### Entries shown
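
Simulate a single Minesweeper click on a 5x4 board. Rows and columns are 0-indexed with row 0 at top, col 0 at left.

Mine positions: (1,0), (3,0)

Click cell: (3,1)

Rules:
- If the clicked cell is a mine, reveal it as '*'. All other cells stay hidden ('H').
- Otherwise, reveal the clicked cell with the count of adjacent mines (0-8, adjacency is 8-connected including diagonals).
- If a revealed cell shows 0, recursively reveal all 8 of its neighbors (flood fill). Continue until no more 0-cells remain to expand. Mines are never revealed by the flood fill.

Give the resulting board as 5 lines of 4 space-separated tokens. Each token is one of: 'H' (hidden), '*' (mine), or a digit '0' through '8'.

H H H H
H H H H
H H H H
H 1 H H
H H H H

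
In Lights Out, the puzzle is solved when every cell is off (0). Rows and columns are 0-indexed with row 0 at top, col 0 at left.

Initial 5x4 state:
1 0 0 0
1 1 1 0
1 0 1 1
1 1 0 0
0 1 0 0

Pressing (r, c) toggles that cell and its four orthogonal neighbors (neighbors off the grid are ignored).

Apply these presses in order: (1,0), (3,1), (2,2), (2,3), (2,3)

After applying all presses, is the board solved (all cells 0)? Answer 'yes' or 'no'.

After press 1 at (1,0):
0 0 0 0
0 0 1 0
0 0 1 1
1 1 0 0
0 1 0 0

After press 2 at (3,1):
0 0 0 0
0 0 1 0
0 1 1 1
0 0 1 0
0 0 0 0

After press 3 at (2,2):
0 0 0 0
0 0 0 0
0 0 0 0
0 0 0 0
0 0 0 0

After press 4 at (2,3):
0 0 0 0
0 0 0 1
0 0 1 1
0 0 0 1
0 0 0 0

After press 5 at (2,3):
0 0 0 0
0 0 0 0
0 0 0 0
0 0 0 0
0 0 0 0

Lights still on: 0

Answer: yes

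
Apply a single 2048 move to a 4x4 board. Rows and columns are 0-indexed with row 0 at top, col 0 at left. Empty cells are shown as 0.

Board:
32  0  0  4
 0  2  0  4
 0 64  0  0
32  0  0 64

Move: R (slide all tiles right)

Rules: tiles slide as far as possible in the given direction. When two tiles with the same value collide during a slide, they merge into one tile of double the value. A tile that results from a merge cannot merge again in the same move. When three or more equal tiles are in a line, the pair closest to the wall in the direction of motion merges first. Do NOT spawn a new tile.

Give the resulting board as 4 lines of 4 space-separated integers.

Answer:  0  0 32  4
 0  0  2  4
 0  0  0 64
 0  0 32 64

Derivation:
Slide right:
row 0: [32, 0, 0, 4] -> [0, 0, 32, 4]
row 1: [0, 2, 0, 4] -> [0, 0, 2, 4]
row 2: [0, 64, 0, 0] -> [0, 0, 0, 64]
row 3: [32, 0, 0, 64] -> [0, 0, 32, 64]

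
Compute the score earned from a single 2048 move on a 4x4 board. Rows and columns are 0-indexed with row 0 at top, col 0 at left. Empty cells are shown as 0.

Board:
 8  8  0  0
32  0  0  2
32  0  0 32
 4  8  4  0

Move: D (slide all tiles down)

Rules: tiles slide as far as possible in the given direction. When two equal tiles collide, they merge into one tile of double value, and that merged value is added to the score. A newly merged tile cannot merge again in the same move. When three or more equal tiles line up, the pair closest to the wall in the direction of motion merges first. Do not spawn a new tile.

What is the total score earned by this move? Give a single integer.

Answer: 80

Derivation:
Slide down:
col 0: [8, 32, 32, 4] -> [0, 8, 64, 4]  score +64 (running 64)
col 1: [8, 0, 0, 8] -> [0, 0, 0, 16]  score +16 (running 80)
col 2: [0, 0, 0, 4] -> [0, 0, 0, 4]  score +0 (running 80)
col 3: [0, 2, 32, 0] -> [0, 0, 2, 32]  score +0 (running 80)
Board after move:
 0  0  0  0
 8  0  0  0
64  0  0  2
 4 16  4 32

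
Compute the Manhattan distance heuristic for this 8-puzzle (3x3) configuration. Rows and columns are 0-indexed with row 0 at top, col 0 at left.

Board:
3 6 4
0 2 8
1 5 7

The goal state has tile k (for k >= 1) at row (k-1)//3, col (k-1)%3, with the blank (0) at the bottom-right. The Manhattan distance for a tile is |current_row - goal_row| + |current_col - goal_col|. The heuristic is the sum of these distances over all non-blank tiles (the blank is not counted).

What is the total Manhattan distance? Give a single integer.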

### Exercise details
Would you retype the lines above from the one with "Pressing (r, c)" down to the one with "Apply these presses", word for word, both ends included and no other lines?

### Response area
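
Pressing (r, c) toggles that cell and its four orthogonal neighbors (neighbors off the grid are ignored).

Apply these presses in order: (1,0), (3,1), (2,2), (2,3), (2,3)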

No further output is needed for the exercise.